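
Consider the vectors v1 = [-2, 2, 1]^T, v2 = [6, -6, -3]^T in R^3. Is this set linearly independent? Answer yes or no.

Form the matrix with these vectors as rows and row reduce.
R2 ← R2 + (3)·R1: [0, 0, 0]
1 nonzero row, so the 2 vectors span a space of dimension 1.
Since 1 < 2, the vectors are linearly dependent.

no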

-=-=-

▸ WHAT YOU SHOULD DO:
Each of the lines above must appear again, unchanged.

▸ ANSWER:
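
Consider the vectors v1 = [-2, 2, 1]^T, v2 = [6, -6, -3]^T in R^3. Is this set linearly independent? Answer yes or no.

Form the matrix with these vectors as rows and row reduce.
R2 ← R2 + (3)·R1: [0, 0, 0]
1 nonzero row, so the 2 vectors span a space of dimension 1.
Since 1 < 2, the vectors are linearly dependent.

no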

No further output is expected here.